_WORK REQUEST_
Type out all the data below, word for word.
(THE INPUT begins)
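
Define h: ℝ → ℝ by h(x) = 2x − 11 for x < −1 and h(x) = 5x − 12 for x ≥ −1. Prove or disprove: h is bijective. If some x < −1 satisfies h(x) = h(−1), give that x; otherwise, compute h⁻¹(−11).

Both pieces are strictly increasing (slopes 2 and 5), so each is injective on its own interval.
The left piece maps (−∞, −1) onto (−∞, −13); the right piece maps [−1, ∞) onto [−17, ∞).
These images overlap. In particular h(−1) = −17 (right piece), and solving 2x − 11 = −17 on the left piece gives x = −3 < −1.
So h(−3) = h(−1) with −3 ≠ −1, and h is not injective, hence not bijective. This x = −3 is the requested value below −1.

-3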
(THE INPUT ends)
_EXERCISE OUTPUT_
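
Define h: ℝ → ℝ by h(x) = 2x − 11 for x < −1 and h(x) = 5x − 12 for x ≥ −1. Prove or disprove: h is bijective. If some x < −1 satisfies h(x) = h(−1), give that x; otherwise, compute h⁻¹(−11).

Both pieces are strictly increasing (slopes 2 and 5), so each is injective on its own interval.
The left piece maps (−∞, −1) onto (−∞, −13); the right piece maps [−1, ∞) onto [−17, ∞).
These images overlap. In particular h(−1) = −17 (right piece), and solving 2x − 11 = −17 on the left piece gives x = −3 < −1.
So h(−3) = h(−1) with −3 ≠ −1, and h is not injective, hence not bijective. This x = −3 is the requested value below −1.

-3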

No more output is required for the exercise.